In the listing below, find the line containing "A reciprocating-saw mechanism uses" and the line containing "In a reciprocating-saw". Repeat exactly those two lines and every line between them, nothing more.

(Beginning of Task input)

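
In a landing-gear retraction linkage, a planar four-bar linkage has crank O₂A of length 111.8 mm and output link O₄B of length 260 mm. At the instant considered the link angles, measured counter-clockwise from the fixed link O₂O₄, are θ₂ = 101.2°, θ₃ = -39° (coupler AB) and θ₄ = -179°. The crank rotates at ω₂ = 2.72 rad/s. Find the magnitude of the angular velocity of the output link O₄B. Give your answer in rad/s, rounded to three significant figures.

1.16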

(End of Task input)
(Beginning of Task input)

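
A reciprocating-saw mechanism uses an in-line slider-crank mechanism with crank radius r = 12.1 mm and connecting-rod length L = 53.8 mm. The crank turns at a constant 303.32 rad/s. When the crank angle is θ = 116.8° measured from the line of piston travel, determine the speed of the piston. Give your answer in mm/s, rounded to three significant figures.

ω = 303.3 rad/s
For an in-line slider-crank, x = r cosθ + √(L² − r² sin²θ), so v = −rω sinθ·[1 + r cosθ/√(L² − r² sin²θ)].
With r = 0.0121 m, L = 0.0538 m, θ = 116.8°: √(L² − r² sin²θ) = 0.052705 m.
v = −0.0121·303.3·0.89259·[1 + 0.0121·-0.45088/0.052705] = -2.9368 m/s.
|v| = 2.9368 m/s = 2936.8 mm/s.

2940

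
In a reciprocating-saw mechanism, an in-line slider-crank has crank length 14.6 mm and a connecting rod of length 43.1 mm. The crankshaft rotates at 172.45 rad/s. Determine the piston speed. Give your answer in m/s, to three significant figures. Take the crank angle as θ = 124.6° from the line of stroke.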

(End of Task input)
(Beginning of Task input)

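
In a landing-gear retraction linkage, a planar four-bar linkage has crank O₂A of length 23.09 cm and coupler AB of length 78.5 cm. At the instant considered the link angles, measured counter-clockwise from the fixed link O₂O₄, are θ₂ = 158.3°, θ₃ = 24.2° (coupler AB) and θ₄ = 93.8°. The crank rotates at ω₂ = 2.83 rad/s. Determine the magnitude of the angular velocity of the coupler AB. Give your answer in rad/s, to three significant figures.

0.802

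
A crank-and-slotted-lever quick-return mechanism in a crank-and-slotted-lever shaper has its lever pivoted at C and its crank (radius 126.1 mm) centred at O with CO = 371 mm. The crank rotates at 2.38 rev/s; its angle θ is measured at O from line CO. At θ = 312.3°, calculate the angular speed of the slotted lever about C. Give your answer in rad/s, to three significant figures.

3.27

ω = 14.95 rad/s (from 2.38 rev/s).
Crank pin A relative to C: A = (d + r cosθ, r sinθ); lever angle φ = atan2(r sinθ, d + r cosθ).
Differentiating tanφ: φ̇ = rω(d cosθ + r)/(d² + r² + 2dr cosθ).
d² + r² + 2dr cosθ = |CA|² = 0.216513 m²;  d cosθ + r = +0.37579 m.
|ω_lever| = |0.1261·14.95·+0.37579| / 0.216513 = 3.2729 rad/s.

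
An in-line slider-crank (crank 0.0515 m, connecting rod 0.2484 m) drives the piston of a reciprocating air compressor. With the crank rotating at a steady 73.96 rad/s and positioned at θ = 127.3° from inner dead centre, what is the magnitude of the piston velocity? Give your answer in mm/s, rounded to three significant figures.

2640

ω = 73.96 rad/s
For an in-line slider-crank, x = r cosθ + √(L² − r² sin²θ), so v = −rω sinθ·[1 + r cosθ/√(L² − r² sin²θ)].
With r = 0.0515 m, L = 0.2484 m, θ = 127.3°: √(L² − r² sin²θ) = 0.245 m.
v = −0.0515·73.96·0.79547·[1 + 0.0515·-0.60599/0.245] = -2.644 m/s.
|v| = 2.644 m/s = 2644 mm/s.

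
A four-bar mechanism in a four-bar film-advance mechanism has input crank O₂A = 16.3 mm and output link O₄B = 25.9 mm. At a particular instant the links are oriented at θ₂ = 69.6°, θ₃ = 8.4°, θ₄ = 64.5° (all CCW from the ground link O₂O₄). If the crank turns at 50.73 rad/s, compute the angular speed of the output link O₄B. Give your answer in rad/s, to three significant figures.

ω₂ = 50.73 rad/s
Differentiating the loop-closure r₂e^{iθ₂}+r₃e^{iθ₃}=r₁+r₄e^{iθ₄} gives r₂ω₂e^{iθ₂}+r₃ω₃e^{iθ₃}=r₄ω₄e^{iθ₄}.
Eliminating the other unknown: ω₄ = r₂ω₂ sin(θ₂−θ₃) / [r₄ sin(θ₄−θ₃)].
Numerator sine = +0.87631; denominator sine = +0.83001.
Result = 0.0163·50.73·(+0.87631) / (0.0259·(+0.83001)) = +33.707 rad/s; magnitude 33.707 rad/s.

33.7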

(End of Task input)

• Completed exercise:
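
A reciprocating-saw mechanism uses an in-line slider-crank mechanism with crank radius r = 12.1 mm and connecting-rod length L = 53.8 mm. The crank turns at a constant 303.32 rad/s. When the crank angle is θ = 116.8° measured from the line of piston travel, determine the speed of the piston. Give your answer in mm/s, rounded to three significant figures.

ω = 303.3 rad/s
For an in-line slider-crank, x = r cosθ + √(L² − r² sin²θ), so v = −rω sinθ·[1 + r cosθ/√(L² − r² sin²θ)].
With r = 0.0121 m, L = 0.0538 m, θ = 116.8°: √(L² − r² sin²θ) = 0.052705 m.
v = −0.0121·303.3·0.89259·[1 + 0.0121·-0.45088/0.052705] = -2.9368 m/s.
|v| = 2.9368 m/s = 2936.8 mm/s.

2940

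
In a reciprocating-saw mechanism, an in-line slider-crank has crank length 14.6 mm and a connecting rod of length 43.1 mm. The crankshaft rotates at 172.45 rad/s. Determine the piston speed. Give your answer in m/s, to three significant figures. Take the crank angle as θ = 124.6° from the line of stroke.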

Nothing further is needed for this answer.